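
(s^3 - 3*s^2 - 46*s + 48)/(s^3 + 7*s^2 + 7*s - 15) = (s^2 - 2*s - 48)/(s^2 + 8*s + 15)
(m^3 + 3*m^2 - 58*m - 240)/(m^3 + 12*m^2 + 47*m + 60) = (m^2 - 2*m - 48)/(m^2 + 7*m + 12)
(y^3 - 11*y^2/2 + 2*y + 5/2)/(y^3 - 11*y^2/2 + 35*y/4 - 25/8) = 4*(2*y^3 - 11*y^2 + 4*y + 5)/(8*y^3 - 44*y^2 + 70*y - 25)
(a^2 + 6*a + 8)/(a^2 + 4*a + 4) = (a + 4)/(a + 2)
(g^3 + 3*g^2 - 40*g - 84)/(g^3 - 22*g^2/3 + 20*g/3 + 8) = 3*(g^2 + 9*g + 14)/(3*g^2 - 4*g - 4)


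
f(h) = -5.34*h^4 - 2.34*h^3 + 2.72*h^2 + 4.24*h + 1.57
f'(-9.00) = 14958.10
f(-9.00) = -33146.15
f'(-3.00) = 501.46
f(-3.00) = -356.03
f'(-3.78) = 1037.03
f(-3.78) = -939.41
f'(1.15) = -31.27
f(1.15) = -2.86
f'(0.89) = -11.54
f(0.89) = 2.50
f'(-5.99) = 4310.51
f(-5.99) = -6297.93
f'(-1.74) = 86.05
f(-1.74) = -34.19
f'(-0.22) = 2.93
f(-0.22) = 0.78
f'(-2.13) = 167.22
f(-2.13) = -82.42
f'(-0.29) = 2.59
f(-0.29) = 0.59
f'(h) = -21.36*h^3 - 7.02*h^2 + 5.44*h + 4.24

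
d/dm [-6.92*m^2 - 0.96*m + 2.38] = -13.84*m - 0.96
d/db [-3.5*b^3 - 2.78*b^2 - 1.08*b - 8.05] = -10.5*b^2 - 5.56*b - 1.08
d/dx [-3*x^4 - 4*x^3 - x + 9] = -12*x^3 - 12*x^2 - 1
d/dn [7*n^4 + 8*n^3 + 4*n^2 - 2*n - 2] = 28*n^3 + 24*n^2 + 8*n - 2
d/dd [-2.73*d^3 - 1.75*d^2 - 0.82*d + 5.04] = -8.19*d^2 - 3.5*d - 0.82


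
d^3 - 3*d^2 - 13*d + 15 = (d - 5)*(d - 1)*(d + 3)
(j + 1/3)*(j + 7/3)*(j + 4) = j^3 + 20*j^2/3 + 103*j/9 + 28/9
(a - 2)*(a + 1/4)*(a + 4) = a^3 + 9*a^2/4 - 15*a/2 - 2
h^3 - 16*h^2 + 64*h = h*(h - 8)^2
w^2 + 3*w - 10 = (w - 2)*(w + 5)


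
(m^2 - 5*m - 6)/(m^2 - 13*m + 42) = (m + 1)/(m - 7)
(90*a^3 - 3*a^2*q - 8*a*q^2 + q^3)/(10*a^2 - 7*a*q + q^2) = (-18*a^2 - 3*a*q + q^2)/(-2*a + q)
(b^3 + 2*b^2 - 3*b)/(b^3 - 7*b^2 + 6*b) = (b + 3)/(b - 6)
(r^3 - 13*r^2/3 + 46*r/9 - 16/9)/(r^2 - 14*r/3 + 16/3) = (3*r^2 - 5*r + 2)/(3*(r - 2))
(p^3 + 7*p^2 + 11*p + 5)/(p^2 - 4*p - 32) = (p^3 + 7*p^2 + 11*p + 5)/(p^2 - 4*p - 32)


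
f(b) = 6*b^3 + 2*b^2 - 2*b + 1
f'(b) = 18*b^2 + 4*b - 2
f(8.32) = 3578.39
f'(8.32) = 1277.28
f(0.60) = 1.82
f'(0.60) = 6.88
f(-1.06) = -1.78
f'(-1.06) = 13.98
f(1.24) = 13.03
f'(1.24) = 30.64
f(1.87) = 43.49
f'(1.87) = 68.42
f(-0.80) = 0.81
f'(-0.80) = 6.32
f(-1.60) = -15.26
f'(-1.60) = 37.68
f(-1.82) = -24.91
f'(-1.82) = 50.34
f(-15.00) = -19769.00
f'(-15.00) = 3988.00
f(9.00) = 4519.00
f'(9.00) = 1492.00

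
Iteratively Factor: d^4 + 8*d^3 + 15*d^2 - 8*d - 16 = (d + 1)*(d^3 + 7*d^2 + 8*d - 16) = (d + 1)*(d + 4)*(d^2 + 3*d - 4) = (d + 1)*(d + 4)^2*(d - 1)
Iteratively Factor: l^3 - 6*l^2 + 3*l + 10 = (l + 1)*(l^2 - 7*l + 10) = (l - 2)*(l + 1)*(l - 5)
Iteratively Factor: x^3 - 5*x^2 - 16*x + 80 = (x - 5)*(x^2 - 16) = (x - 5)*(x + 4)*(x - 4)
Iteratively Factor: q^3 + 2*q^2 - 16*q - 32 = (q - 4)*(q^2 + 6*q + 8) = (q - 4)*(q + 2)*(q + 4)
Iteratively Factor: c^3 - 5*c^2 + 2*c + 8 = (c - 4)*(c^2 - c - 2) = (c - 4)*(c + 1)*(c - 2)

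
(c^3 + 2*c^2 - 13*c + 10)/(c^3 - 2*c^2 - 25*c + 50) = (c - 1)/(c - 5)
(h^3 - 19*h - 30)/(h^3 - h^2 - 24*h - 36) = (h - 5)/(h - 6)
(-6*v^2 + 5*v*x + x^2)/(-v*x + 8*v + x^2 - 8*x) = (6*v + x)/(x - 8)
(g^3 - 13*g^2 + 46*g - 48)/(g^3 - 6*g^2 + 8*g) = (g^2 - 11*g + 24)/(g*(g - 4))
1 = 1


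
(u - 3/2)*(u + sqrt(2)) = u^2 - 3*u/2 + sqrt(2)*u - 3*sqrt(2)/2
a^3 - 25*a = a*(a - 5)*(a + 5)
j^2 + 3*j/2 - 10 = (j - 5/2)*(j + 4)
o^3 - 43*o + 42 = (o - 6)*(o - 1)*(o + 7)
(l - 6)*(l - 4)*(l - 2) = l^3 - 12*l^2 + 44*l - 48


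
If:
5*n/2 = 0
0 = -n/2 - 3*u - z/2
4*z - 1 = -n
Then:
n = 0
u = -1/24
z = 1/4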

- - - -

Activity.
I'd like the lines above from the one with "d/dd [-2.73*d^3 - 1.75*d^2" up to and including the one with "f'(-0.80) = 6.32" copied exactly, with no other lines.

Exercise answer.
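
d/dd [-2.73*d^3 - 1.75*d^2 - 0.82*d + 5.04] = -8.19*d^2 - 3.5*d - 0.82


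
d^3 - 3*d^2 - 13*d + 15 = (d - 5)*(d - 1)*(d + 3)
(j + 1/3)*(j + 7/3)*(j + 4) = j^3 + 20*j^2/3 + 103*j/9 + 28/9
(a - 2)*(a + 1/4)*(a + 4) = a^3 + 9*a^2/4 - 15*a/2 - 2
h^3 - 16*h^2 + 64*h = h*(h - 8)^2
w^2 + 3*w - 10 = (w - 2)*(w + 5)


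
(m^2 - 5*m - 6)/(m^2 - 13*m + 42) = (m + 1)/(m - 7)
(90*a^3 - 3*a^2*q - 8*a*q^2 + q^3)/(10*a^2 - 7*a*q + q^2) = (-18*a^2 - 3*a*q + q^2)/(-2*a + q)
(b^3 + 2*b^2 - 3*b)/(b^3 - 7*b^2 + 6*b) = (b + 3)/(b - 6)
(r^3 - 13*r^2/3 + 46*r/9 - 16/9)/(r^2 - 14*r/3 + 16/3) = (3*r^2 - 5*r + 2)/(3*(r - 2))
(p^3 + 7*p^2 + 11*p + 5)/(p^2 - 4*p - 32) = (p^3 + 7*p^2 + 11*p + 5)/(p^2 - 4*p - 32)


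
f(b) = 6*b^3 + 2*b^2 - 2*b + 1
f'(b) = 18*b^2 + 4*b - 2
f(8.32) = 3578.39
f'(8.32) = 1277.28
f(0.60) = 1.82
f'(0.60) = 6.88
f(-1.06) = -1.78
f'(-1.06) = 13.98
f(1.24) = 13.03
f'(1.24) = 30.64
f(1.87) = 43.49
f'(1.87) = 68.42
f(-0.80) = 0.81
f'(-0.80) = 6.32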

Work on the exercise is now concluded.